REQUIRED WORK: This exercise calls for printing every record exactly once more.

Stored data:
====================

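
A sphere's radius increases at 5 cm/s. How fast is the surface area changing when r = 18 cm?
720π cm²/s

S = 4πr²
dS/dt = dS/dr · dr/dt = 8πr · 5
At r = 18: dS/dt = 720π cm²/s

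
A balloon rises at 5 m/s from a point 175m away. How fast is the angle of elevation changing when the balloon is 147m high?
0.016752 rad/s

tan(θ) = y/175
sec²(θ) · dθ/dt = (1/175) · dy/dt
dθ/dt = cos²(θ)/175 · 5 = 175/(175² + 147²) · 5
dθ/dt = 0.016752 rad/s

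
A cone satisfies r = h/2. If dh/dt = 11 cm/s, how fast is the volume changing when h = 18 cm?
891π cm³/s

V = (1/3)π(h/2)²h = πh³/12
dV/dt = πh²/4 · 11
At h = 18: dV/dt = 891π cm³/s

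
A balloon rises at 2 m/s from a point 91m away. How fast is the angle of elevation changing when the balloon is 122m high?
0.007857 rad/s

tan(θ) = y/91
sec²(θ) · dθ/dt = (1/91) · dy/dt
dθ/dt = cos²(θ)/91 · 2 = 91/(91² + 122²) · 2
dθ/dt = 0.007857 rad/s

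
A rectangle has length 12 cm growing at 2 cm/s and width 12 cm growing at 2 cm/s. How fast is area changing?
48 cm²/s

A = lw
dA/dt = w·dl/dt + l·dw/dt = 12·2 + 12·2 = 48 cm²/s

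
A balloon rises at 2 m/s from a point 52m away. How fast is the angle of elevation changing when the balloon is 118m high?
0.006255 rad/s

tan(θ) = y/52
sec²(θ) · dθ/dt = (1/52) · dy/dt
dθ/dt = cos²(θ)/52 · 2 = 52/(52² + 118²) · 2
dθ/dt = 0.006255 rad/s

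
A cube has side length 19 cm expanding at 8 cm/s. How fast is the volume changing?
8664 cm³/s

V = s³
dV/dt = 3s² · ds/dt = 3·19²·8 = 8664 cm³/s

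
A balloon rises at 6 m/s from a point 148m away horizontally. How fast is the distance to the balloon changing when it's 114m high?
342√349/1745 ≈ 3.661 m/s

z² = 148² + y²
z = √(148² + 114²) = 10√349
dz/dt = y/z · dy/dt = 114/(10√349) · 6 = 342√349/1745 ≈ 3.661 m/s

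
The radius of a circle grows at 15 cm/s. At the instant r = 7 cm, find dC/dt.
30π cm/s

C = 2πr
dC/dt = 2π · dr/dt = 2π · 15 = 30π cm/s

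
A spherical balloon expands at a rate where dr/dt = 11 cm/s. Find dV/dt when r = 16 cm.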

====================

RESPONSE AREA:
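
A sphere's radius increases at 5 cm/s. How fast is the surface area changing when r = 18 cm?
720π cm²/s

S = 4πr²
dS/dt = dS/dr · dr/dt = 8πr · 5
At r = 18: dS/dt = 720π cm²/s

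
A balloon rises at 5 m/s from a point 175m away. How fast is the angle of elevation changing when the balloon is 147m high?
0.016752 rad/s

tan(θ) = y/175
sec²(θ) · dθ/dt = (1/175) · dy/dt
dθ/dt = cos²(θ)/175 · 5 = 175/(175² + 147²) · 5
dθ/dt = 0.016752 rad/s

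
A cone satisfies r = h/2. If dh/dt = 11 cm/s, how fast is the volume changing when h = 18 cm?
891π cm³/s

V = (1/3)π(h/2)²h = πh³/12
dV/dt = πh²/4 · 11
At h = 18: dV/dt = 891π cm³/s

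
A balloon rises at 2 m/s from a point 91m away. How fast is the angle of elevation changing when the balloon is 122m high?
0.007857 rad/s

tan(θ) = y/91
sec²(θ) · dθ/dt = (1/91) · dy/dt
dθ/dt = cos²(θ)/91 · 2 = 91/(91² + 122²) · 2
dθ/dt = 0.007857 rad/s

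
A rectangle has length 12 cm growing at 2 cm/s and width 12 cm growing at 2 cm/s. How fast is area changing?
48 cm²/s

A = lw
dA/dt = w·dl/dt + l·dw/dt = 12·2 + 12·2 = 48 cm²/s

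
A balloon rises at 2 m/s from a point 52m away. How fast is the angle of elevation changing when the balloon is 118m high?
0.006255 rad/s

tan(θ) = y/52
sec²(θ) · dθ/dt = (1/52) · dy/dt
dθ/dt = cos²(θ)/52 · 2 = 52/(52² + 118²) · 2
dθ/dt = 0.006255 rad/s

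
A cube has side length 19 cm expanding at 8 cm/s. How fast is the volume changing?
8664 cm³/s

V = s³
dV/dt = 3s² · ds/dt = 3·19²·8 = 8664 cm³/s

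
A balloon rises at 6 m/s from a point 148m away horizontally. How fast is the distance to the balloon changing when it's 114m high?
342√349/1745 ≈ 3.661 m/s

z² = 148² + y²
z = √(148² + 114²) = 10√349
dz/dt = y/z · dy/dt = 114/(10√349) · 6 = 342√349/1745 ≈ 3.661 m/s

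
The radius of a circle grows at 15 cm/s. At the instant r = 7 cm, find dC/dt.
30π cm/s

C = 2πr
dC/dt = 2π · dr/dt = 2π · 15 = 30π cm/s

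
A spherical balloon expands at a rate where dr/dt = 11 cm/s. Find dV/dt when r = 16 cm.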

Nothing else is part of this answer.